__What to produce__: The entries below are to be printed again word for word.

Data records Block Start

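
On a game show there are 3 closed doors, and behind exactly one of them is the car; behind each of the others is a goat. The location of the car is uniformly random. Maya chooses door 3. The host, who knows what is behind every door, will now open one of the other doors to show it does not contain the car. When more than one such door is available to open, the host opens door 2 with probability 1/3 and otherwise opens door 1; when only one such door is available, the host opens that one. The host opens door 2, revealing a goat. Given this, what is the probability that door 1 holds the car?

Condition on the true location of the car.
If it is behind door 1 (prior 1/3): only door 2 is available, probability 1; weight (1/3)·1 = 1/3.
If it is behind door 2 (prior 1/3): the host opened door 2, so this case is ruled out; weight (1/3)·0 = 0.
If it is behind door 3 (prior 1/3): door 2 is available, opened with probability 1/3; weight (1/3)·(1/3) = 1/9.
The weights sum to 4/9.
So P(the car behind door 1 | the host opened door 2) = (1/3) / (4/9) = 3/4.

3/4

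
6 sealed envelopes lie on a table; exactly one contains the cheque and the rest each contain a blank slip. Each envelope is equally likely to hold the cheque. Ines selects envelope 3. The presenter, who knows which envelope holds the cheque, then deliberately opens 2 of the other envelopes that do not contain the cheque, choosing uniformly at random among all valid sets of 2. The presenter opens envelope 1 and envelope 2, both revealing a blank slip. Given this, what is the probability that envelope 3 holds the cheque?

1/6

Consider each possible location of the cheque in turn.
If it is in either of envelopes 1 and 2 (prior 1/6 each): that envelope was opened and seen not to hold the prize — ruled out; weight (1/6)·0 = 0 each.
If it is in envelope 3 (prior 1/6): the presenter has 10 equally likely choices, so probability 1/10; weight (1/6)·(1/10) = 1/60.
If it is in any of envelopes 4, 5, and 6 (prior 1/6 each): the presenter has 6 equally likely choices, so probability 1/6; weight (1/6)·(1/6) = 1/36 each.
The weights sum to 1/10.
So P(the cheque in envelope 3 | the presenter opened envelope 1 and envelope 2) = (1/60) / (1/10) = 1/6.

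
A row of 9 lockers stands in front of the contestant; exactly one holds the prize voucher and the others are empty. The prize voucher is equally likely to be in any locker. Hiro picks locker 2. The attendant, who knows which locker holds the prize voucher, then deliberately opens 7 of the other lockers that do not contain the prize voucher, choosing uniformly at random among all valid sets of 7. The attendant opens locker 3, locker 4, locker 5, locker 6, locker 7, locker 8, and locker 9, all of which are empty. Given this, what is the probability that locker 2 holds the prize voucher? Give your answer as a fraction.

Consider each possible location of the prize voucher in turn.
If it is in locker 1 (prior 1/9): the attendant has no choice, probability 1; weight (1/9)·1 = 1/9.
If it is in locker 2 (prior 1/9): the attendant has 8 equally likely choices, so probability 1/8; weight (1/9)·(1/8) = 1/72.
If it is in any of lockers 3, 4, 5, 6, 7, 8, and 9 (prior 1/9 each): that locker was opened and seen not to hold the prize — ruled out; weight (1/9)·0 = 0 each.
The weights sum to 1/8.
So P(the prize voucher in locker 2 | the attendant opened locker 3, locker 4, locker 5, locker 6, locker 7, locker 8, and locker 9) = (1/72) / (1/8) = 1/9.

1/9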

Data records Block End

__Output for this task__:
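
On a game show there are 3 closed doors, and behind exactly one of them is the car; behind each of the others is a goat. The location of the car is uniformly random. Maya chooses door 3. The host, who knows what is behind every door, will now open one of the other doors to show it does not contain the car. When more than one such door is available to open, the host opens door 2 with probability 1/3 and otherwise opens door 1; when only one such door is available, the host opens that one. The host opens door 2, revealing a goat. Given this, what is the probability that door 1 holds the car?

Condition on the true location of the car.
If it is behind door 1 (prior 1/3): only door 2 is available, probability 1; weight (1/3)·1 = 1/3.
If it is behind door 2 (prior 1/3): the host opened door 2, so this case is ruled out; weight (1/3)·0 = 0.
If it is behind door 3 (prior 1/3): door 2 is available, opened with probability 1/3; weight (1/3)·(1/3) = 1/9.
The weights sum to 4/9.
So P(the car behind door 1 | the host opened door 2) = (1/3) / (4/9) = 3/4.

3/4

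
6 sealed envelopes lie on a table; exactly one contains the cheque and the rest each contain a blank slip. Each envelope is equally likely to hold the cheque. Ines selects envelope 3. The presenter, who knows which envelope holds the cheque, then deliberately opens 2 of the other envelopes that do not contain the cheque, choosing uniformly at random among all valid sets of 2. The presenter opens envelope 1 and envelope 2, both revealing a blank slip. Given this, what is the probability that envelope 3 holds the cheque?

1/6

Consider each possible location of the cheque in turn.
If it is in either of envelopes 1 and 2 (prior 1/6 each): that envelope was opened and seen not to hold the prize — ruled out; weight (1/6)·0 = 0 each.
If it is in envelope 3 (prior 1/6): the presenter has 10 equally likely choices, so probability 1/10; weight (1/6)·(1/10) = 1/60.
If it is in any of envelopes 4, 5, and 6 (prior 1/6 each): the presenter has 6 equally likely choices, so probability 1/6; weight (1/6)·(1/6) = 1/36 each.
The weights sum to 1/10.
So P(the cheque in envelope 3 | the presenter opened envelope 1 and envelope 2) = (1/60) / (1/10) = 1/6.

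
A row of 9 lockers stands in front of the contestant; exactly one holds the prize voucher and the others are empty. The prize voucher is equally likely to be in any locker. Hiro picks locker 2. The attendant, who knows which locker holds the prize voucher, then deliberately opens 7 of the other lockers that do not contain the prize voucher, choosing uniformly at random among all valid sets of 7. The attendant opens locker 3, locker 4, locker 5, locker 6, locker 7, locker 8, and locker 9, all of which are empty. Given this, what is the probability that locker 2 holds the prize voucher? Give your answer as a fraction.

Consider each possible location of the prize voucher in turn.
If it is in locker 1 (prior 1/9): the attendant has no choice, probability 1; weight (1/9)·1 = 1/9.
If it is in locker 2 (prior 1/9): the attendant has 8 equally likely choices, so probability 1/8; weight (1/9)·(1/8) = 1/72.
If it is in any of lockers 3, 4, 5, 6, 7, 8, and 9 (prior 1/9 each): that locker was opened and seen not to hold the prize — ruled out; weight (1/9)·0 = 0 each.
The weights sum to 1/8.
So P(the prize voucher in locker 2 | the attendant opened locker 3, locker 4, locker 5, locker 6, locker 7, locker 8, and locker 9) = (1/72) / (1/8) = 1/9.

1/9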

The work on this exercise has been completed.